• _PROMPT_
Reproduce all of the records exactly.

───── SUPPLIED INFORMATION ─────

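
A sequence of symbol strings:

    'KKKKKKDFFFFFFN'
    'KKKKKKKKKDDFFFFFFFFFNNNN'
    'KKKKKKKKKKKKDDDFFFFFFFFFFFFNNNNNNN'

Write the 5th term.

KKKKKKKKKKKKKKKKKKDDDDDFFFFFFFFFFFFFFFFFFNNNNNNNNNNNNN

Term n consists of 3n+3 K's, followed by n D's, followed by 3n+3 F's, followed by 3n-2 N's (n = 1, 2, …).
For term 5, n = 5, so the run lengths are 18, 5, 18, 13.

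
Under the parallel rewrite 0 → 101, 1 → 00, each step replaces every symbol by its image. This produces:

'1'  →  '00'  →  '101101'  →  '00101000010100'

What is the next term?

Rewriting the 14 symbols of 00101000010100 one by one yields 101 101 00 101 00 101 101 101 101 00 101 00 101 101; concatenated:

10110100101001011011011010010100101101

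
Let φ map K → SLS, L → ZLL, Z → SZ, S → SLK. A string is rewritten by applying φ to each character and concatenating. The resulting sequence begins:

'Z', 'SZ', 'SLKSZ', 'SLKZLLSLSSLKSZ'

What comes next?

SLKZLLSLSSZZLLZLLSLKZLLSLKSLKZLLSLSSLKSZ

Applying the rule to each of the 14 symbols of SLKZLLSLSSLKSZ gives the pieces SLK ZLL SLS SZ ZLL ZLL SLK ZLL SLK SLK ZLL SLS SLK SZ, which concatenate to the answer.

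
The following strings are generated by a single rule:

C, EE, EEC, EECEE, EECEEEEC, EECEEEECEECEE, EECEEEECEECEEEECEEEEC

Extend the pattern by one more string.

EECEEEECEECEEEECEEEECEECEEEECEECEE

Each term (from the third on) is the previous term followed by the one before it: term 3 = EE·C = EEC.
So term 8 is EECEEEECEECEEEECEEEEC·EECEEEECEECEE.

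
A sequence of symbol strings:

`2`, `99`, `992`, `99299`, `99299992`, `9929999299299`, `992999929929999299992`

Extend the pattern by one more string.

From term 3 onward, concatenate the last term with the second-to-last: 99·2 = 992, 992·99 = 99299, …
So term 8 is 992999929929999299992·9929999299299.

9929999299299992999929929999299299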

─────

• _FINISHED EXERCISE_
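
A sequence of symbol strings:

    'KKKKKKDFFFFFFN'
    'KKKKKKKKKDDFFFFFFFFFNNNN'
    'KKKKKKKKKKKKDDDFFFFFFFFFFFFNNNNNNN'

Write the 5th term.

KKKKKKKKKKKKKKKKKKDDDDDFFFFFFFFFFFFFFFFFFNNNNNNNNNNNNN

Term n consists of 3n+3 K's, followed by n D's, followed by 3n+3 F's, followed by 3n-2 N's (n = 1, 2, …).
For term 5, n = 5, so the run lengths are 18, 5, 18, 13.

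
Under the parallel rewrite 0 → 101, 1 → 00, each step replaces every symbol by its image. This produces:

'1'  →  '00'  →  '101101'  →  '00101000010100'

What is the next term?

Rewriting the 14 symbols of 00101000010100 one by one yields 101 101 00 101 00 101 101 101 101 00 101 00 101 101; concatenated:

10110100101001011011011010010100101101

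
Let φ map K → SLS, L → ZLL, Z → SZ, S → SLK. A string is rewritten by applying φ to each character and concatenating. The resulting sequence begins:

'Z', 'SZ', 'SLKSZ', 'SLKZLLSLSSLKSZ'

What comes next?

SLKZLLSLSSZZLLZLLSLKZLLSLKSLKZLLSLSSLKSZ

Applying the rule to each of the 14 symbols of SLKZLLSLSSLKSZ gives the pieces SLK ZLL SLS SZ ZLL ZLL SLK ZLL SLK SLK ZLL SLS SLK SZ, which concatenate to the answer.

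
The following strings are generated by a single rule:

C, EE, EEC, EECEE, EECEEEEC, EECEEEECEECEE, EECEEEECEECEEEECEEEEC

Extend the pattern by one more string.

EECEEEECEECEEEECEEEECEECEEEECEECEE

Each term (from the third on) is the previous term followed by the one before it: term 3 = EE·C = EEC.
So term 8 is EECEEEECEECEEEECEEEEC·EECEEEECEECEE.

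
A sequence of symbol strings:

`2`, `99`, `992`, `99299`, `99299992`, `9929999299299`, `992999929929999299992`

Extend the pattern by one more string.

From term 3 onward, concatenate the last term with the second-to-last: 99·2 = 992, 992·99 = 99299, …
So term 8 is 992999929929999299992·9929999299299.

9929999299299992999929929999299299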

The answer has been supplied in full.